=== MATERIAL PROVIDED ===

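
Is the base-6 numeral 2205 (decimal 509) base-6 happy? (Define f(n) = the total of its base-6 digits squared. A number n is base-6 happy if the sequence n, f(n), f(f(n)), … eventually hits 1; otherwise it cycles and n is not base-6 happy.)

509 = (2,2,0,5)_6 → 33
33 = (5,3)_6 → 34
34 = (5,4)_6 → 41
41 = (1,0,5)_6 → 26
26 = (4,2)_6 → 20
20 = (3,2)_6 → 13
13 = (2,1)_6 → 5
5 = (5)_6 → 25
25 = (4,1)_6 → 17
17 = (2,5)_6 → 29
29 = (4,5)_6 → 41  — 41 already seen; the sequence cycles without reaching 1.

not base-6 happy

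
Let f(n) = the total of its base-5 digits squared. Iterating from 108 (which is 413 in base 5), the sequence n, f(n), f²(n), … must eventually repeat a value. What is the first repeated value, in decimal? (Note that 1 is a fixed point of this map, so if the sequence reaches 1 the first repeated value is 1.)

108 = (4,1,3)_5 → 4² + 1² + 3² = 26
26 = (1,0,1)_5 → 1² + 0² + 1² = 2
2 = (2)_5 → 2² = 4
4 = (4)_5 → 4² = 16
16 = (3,1)_5 → 3² + 1² = 10
10 = (2,0)_5 → 2² + 0² = 4  — 4 already appeared earlier.

4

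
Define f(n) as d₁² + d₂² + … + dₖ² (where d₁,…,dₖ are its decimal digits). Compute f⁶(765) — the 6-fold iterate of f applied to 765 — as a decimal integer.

58

765 → 7² + 6² + 5² = 110
110 → 1² + 1² + 0² = 2
2 → 2² = 4
4 → 4² = 16
16 → 1² + 6² = 37
37 → 3² + 7² = 58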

===

# REQUIRED WORK
Each of the entries above needs to be given again exactly.

# RESPONSE BELOW
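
Is the base-6 numeral 2205 (decimal 509) base-6 happy? (Define f(n) = the total of its base-6 digits squared. A number n is base-6 happy if the sequence n, f(n), f(f(n)), … eventually hits 1; otherwise it cycles and n is not base-6 happy.)

509 = (2,2,0,5)_6 → 33
33 = (5,3)_6 → 34
34 = (5,4)_6 → 41
41 = (1,0,5)_6 → 26
26 = (4,2)_6 → 20
20 = (3,2)_6 → 13
13 = (2,1)_6 → 5
5 = (5)_6 → 25
25 = (4,1)_6 → 17
17 = (2,5)_6 → 29
29 = (4,5)_6 → 41  — 41 already seen; the sequence cycles without reaching 1.

not base-6 happy

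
Let f(n) = the total of its base-5 digits squared. Iterating from 108 (which is 413 in base 5), the sequence n, f(n), f²(n), … must eventually repeat a value. What is the first repeated value, in decimal? (Note that 1 is a fixed point of this map, so if the sequence reaches 1 the first repeated value is 1.)

108 = (4,1,3)_5 → 4² + 1² + 3² = 26
26 = (1,0,1)_5 → 1² + 0² + 1² = 2
2 = (2)_5 → 2² = 4
4 = (4)_5 → 4² = 16
16 = (3,1)_5 → 3² + 1² = 10
10 = (2,0)_5 → 2² + 0² = 4  — 4 already appeared earlier.

4

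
Define f(n) as d₁² + d₂² + … + dₖ² (where d₁,…,dₖ are its decimal digits). Compute f⁶(765) — the 6-fold iterate of f applied to 765 — as a decimal integer.

58

765 → 7² + 6² + 5² = 110
110 → 1² + 1² + 0² = 2
2 → 2² = 4
4 → 4² = 16
16 → 1² + 6² = 37
37 → 3² + 7² = 58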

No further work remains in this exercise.